● Work order: Within the entries below, the lines from the one with "3. b becomes p in all positions" through the one with "Mikaie: nilweve" are to be set down exactly, both ends kept.

[Stored data]
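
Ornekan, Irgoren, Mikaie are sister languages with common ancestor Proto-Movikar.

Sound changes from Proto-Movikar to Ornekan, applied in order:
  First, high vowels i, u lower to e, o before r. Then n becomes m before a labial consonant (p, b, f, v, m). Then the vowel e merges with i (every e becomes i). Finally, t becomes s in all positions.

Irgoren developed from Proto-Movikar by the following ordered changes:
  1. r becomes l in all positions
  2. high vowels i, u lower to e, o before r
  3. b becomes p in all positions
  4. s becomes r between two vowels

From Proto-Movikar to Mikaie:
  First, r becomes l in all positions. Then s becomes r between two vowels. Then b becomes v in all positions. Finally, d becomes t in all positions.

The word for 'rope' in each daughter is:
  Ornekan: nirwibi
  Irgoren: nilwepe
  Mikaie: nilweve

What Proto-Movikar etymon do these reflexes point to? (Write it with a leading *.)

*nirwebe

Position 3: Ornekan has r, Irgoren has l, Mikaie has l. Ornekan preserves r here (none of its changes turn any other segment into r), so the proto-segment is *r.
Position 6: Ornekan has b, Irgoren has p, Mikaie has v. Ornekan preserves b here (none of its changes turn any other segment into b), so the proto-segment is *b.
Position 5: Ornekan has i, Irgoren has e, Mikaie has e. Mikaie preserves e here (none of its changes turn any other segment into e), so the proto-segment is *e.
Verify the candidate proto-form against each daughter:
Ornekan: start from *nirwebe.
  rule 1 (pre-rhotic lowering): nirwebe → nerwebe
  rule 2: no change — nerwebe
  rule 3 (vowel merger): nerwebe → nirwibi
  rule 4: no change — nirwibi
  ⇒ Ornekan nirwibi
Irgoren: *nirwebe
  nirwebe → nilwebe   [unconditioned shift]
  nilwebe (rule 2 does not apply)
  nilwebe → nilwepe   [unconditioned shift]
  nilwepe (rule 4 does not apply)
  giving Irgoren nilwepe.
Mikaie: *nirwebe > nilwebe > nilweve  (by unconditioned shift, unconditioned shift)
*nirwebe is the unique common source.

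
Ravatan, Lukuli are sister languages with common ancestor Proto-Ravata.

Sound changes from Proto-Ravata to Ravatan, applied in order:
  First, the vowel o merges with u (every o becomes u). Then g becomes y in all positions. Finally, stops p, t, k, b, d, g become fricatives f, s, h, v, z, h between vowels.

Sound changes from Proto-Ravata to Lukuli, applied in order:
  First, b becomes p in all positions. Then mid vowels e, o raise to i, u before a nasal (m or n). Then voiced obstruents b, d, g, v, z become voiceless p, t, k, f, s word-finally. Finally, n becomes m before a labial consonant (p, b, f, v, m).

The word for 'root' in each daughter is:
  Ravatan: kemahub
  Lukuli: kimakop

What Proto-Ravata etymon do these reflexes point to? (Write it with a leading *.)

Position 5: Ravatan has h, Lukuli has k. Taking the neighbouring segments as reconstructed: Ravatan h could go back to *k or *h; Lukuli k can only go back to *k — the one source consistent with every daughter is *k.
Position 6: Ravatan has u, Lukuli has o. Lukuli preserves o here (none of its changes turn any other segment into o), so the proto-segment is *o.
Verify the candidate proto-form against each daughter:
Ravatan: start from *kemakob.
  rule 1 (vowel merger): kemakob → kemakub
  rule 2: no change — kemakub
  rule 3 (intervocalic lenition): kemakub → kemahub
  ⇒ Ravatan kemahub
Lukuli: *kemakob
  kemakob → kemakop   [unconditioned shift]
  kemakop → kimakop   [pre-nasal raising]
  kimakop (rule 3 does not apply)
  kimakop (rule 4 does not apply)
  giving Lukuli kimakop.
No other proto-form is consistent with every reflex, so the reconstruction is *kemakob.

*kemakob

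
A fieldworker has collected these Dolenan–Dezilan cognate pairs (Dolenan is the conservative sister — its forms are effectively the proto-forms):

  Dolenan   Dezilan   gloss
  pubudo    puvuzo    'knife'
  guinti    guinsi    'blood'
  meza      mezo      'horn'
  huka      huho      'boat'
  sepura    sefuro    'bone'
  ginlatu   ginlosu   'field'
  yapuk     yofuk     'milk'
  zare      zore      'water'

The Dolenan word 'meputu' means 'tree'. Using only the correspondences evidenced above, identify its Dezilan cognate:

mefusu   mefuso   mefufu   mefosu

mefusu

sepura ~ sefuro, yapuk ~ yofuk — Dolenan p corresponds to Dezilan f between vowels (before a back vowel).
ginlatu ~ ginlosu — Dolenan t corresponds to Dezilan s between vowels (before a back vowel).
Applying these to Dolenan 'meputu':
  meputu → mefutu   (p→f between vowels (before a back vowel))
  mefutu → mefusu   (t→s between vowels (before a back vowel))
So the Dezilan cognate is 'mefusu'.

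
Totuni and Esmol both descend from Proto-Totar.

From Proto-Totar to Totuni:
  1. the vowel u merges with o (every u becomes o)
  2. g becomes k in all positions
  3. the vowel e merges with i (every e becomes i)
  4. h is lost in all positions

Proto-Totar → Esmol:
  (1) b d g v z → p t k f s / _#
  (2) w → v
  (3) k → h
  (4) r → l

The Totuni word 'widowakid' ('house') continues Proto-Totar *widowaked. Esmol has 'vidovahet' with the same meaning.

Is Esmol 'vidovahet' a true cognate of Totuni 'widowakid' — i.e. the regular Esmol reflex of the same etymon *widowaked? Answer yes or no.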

● Your response:
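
  3. b becomes p in all positions
  4. s becomes r between two vowels

From Proto-Movikar to Mikaie:
  First, r becomes l in all positions. Then s becomes r between two vowels. Then b becomes v in all positions. Finally, d becomes t in all positions.

The word for 'rope' in each daughter is:
  Ornekan: nirwibi
  Irgoren: nilwepe
  Mikaie: nilweve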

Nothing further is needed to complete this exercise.